Directions for this task: Nothing may be left out or changed. Print every entry.

[Dataset — start]

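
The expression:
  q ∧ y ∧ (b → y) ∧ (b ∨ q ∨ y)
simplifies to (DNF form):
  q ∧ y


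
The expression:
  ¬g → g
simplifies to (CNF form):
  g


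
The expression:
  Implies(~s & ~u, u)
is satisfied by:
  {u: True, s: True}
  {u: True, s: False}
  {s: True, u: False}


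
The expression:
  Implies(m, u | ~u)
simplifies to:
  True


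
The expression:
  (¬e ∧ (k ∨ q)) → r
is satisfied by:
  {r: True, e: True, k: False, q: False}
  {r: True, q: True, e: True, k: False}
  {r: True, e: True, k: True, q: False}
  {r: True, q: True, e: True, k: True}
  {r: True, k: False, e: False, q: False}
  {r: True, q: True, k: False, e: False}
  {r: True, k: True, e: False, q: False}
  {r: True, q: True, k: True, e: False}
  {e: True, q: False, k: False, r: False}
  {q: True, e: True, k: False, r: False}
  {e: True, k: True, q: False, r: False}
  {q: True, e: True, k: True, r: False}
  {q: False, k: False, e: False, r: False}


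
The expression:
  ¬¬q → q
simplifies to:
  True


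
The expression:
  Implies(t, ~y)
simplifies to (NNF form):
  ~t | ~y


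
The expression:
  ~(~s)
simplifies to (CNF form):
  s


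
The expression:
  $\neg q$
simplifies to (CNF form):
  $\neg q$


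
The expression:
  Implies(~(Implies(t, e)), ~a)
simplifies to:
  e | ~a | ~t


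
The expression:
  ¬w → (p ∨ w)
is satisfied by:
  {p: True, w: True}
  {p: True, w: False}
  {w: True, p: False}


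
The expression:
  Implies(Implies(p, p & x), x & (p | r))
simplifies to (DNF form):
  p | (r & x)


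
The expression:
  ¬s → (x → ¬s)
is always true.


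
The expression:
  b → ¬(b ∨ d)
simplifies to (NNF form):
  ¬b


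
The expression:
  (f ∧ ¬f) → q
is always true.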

[Dataset — finish]

The completed task:
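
The expression:
  q ∧ y ∧ (b → y) ∧ (b ∨ q ∨ y)
simplifies to (DNF form):
  q ∧ y


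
The expression:
  ¬g → g
simplifies to (CNF form):
  g


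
The expression:
  Implies(~s & ~u, u)
is satisfied by:
  {u: True, s: True}
  {u: True, s: False}
  {s: True, u: False}


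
The expression:
  Implies(m, u | ~u)
simplifies to:
  True


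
The expression:
  (¬e ∧ (k ∨ q)) → r
is satisfied by:
  {r: True, e: True, k: False, q: False}
  {r: True, q: True, e: True, k: False}
  {r: True, e: True, k: True, q: False}
  {r: True, q: True, e: True, k: True}
  {r: True, k: False, e: False, q: False}
  {r: True, q: True, k: False, e: False}
  {r: True, k: True, e: False, q: False}
  {r: True, q: True, k: True, e: False}
  {e: True, q: False, k: False, r: False}
  {q: True, e: True, k: False, r: False}
  {e: True, k: True, q: False, r: False}
  {q: True, e: True, k: True, r: False}
  {q: False, k: False, e: False, r: False}


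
The expression:
  ¬¬q → q
simplifies to:
  True


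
The expression:
  Implies(t, ~y)
simplifies to (NNF form):
  ~t | ~y


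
The expression:
  ~(~s)
simplifies to (CNF form):
  s


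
The expression:
  $\neg q$
simplifies to (CNF form):
  $\neg q$


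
The expression:
  Implies(~(Implies(t, e)), ~a)
simplifies to:
  e | ~a | ~t


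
The expression:
  ¬w → (p ∨ w)
is satisfied by:
  {p: True, w: True}
  {p: True, w: False}
  {w: True, p: False}


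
The expression:
  Implies(Implies(p, p & x), x & (p | r))
simplifies to (DNF form):
  p | (r & x)


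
The expression:
  ¬s → (x → ¬s)
is always true.


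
The expression:
  b → ¬(b ∨ d)
simplifies to (NNF form):
  ¬b


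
The expression:
  (f ∧ ¬f) → q
is always true.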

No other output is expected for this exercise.